*What you are asked to do*: The lines below, all of them, should be returned exactly as they appear.

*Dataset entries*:
Content starts

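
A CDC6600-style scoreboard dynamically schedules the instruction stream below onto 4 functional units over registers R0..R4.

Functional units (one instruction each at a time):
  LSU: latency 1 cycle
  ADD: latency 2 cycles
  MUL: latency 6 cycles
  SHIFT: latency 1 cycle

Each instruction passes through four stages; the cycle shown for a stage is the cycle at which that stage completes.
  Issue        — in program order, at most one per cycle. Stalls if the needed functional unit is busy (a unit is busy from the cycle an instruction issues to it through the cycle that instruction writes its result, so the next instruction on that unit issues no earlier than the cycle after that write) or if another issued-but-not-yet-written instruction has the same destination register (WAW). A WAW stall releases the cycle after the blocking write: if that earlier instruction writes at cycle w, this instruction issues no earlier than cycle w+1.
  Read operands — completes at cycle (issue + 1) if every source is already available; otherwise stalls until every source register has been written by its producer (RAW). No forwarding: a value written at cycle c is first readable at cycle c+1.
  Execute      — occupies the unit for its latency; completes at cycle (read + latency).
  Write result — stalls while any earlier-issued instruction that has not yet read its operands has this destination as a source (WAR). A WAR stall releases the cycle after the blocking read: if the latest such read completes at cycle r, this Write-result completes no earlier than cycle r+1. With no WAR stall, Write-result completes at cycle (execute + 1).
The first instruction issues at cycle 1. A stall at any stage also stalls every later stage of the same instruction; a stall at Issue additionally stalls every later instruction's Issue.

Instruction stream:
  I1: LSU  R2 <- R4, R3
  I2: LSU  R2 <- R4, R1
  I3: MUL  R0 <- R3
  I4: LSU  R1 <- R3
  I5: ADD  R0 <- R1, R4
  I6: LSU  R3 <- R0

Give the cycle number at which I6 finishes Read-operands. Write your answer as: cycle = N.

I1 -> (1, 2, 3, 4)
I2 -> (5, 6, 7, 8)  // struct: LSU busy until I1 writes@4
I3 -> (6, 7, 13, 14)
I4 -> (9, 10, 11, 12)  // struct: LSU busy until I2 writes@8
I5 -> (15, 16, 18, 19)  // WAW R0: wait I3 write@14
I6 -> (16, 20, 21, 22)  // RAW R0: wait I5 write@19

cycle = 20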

Content ends

*Reply*:
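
A CDC6600-style scoreboard dynamically schedules the instruction stream below onto 4 functional units over registers R0..R4.

Functional units (one instruction each at a time):
  LSU: latency 1 cycle
  ADD: latency 2 cycles
  MUL: latency 6 cycles
  SHIFT: latency 1 cycle

Each instruction passes through four stages; the cycle shown for a stage is the cycle at which that stage completes.
  Issue        — in program order, at most one per cycle. Stalls if the needed functional unit is busy (a unit is busy from the cycle an instruction issues to it through the cycle that instruction writes its result, so the next instruction on that unit issues no earlier than the cycle after that write) or if another issued-but-not-yet-written instruction has the same destination register (WAW). A WAW stall releases the cycle after the blocking write: if that earlier instruction writes at cycle w, this instruction issues no earlier than cycle w+1.
  Read operands — completes at cycle (issue + 1) if every source is already available; otherwise stalls until every source register has been written by its producer (RAW). No forwarding: a value written at cycle c is first readable at cycle c+1.
  Execute      — occupies the unit for its latency; completes at cycle (read + latency).
  Write result — stalls while any earlier-issued instruction that has not yet read its operands has this destination as a source (WAR). A WAR stall releases the cycle after the blocking read: if the latest such read completes at cycle r, this Write-result completes no earlier than cycle r+1. With no WAR stall, Write-result completes at cycle (execute + 1).
The first instruction issues at cycle 1. A stall at any stage also stalls every later stage of the same instruction; a stall at Issue additionally stalls every later instruction's Issue.

Instruction stream:
  I1: LSU  R2 <- R4, R3
  I2: LSU  R2 <- R4, R1
  I3: MUL  R0 <- R3
  I4: LSU  R1 <- R3
  I5: ADD  R0 <- R1, R4
  I6: LSU  R3 <- R0

Give the cycle number at which I6 finishes Read-operands. Write your answer as: cycle = N.

I1 -> (1, 2, 3, 4)
I2 -> (5, 6, 7, 8)  // struct: LSU busy until I1 writes@4
I3 -> (6, 7, 13, 14)
I4 -> (9, 10, 11, 12)  // struct: LSU busy until I2 writes@8
I5 -> (15, 16, 18, 19)  // WAW R0: wait I3 write@14
I6 -> (16, 20, 21, 22)  // RAW R0: wait I5 write@19

cycle = 20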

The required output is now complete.